Prompt>
In the records below, please retype word for word every line from the one containing "is never true." through the final one, both included, and nothing else.

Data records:
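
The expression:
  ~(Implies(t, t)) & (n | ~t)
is never true.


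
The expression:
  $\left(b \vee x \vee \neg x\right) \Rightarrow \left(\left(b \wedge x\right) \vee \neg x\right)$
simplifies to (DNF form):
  $b \vee \neg x$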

Expected output>
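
is never true.


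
The expression:
  $\left(b \vee x \vee \neg x\right) \Rightarrow \left(\left(b \wedge x\right) \vee \neg x\right)$
simplifies to (DNF form):
  $b \vee \neg x$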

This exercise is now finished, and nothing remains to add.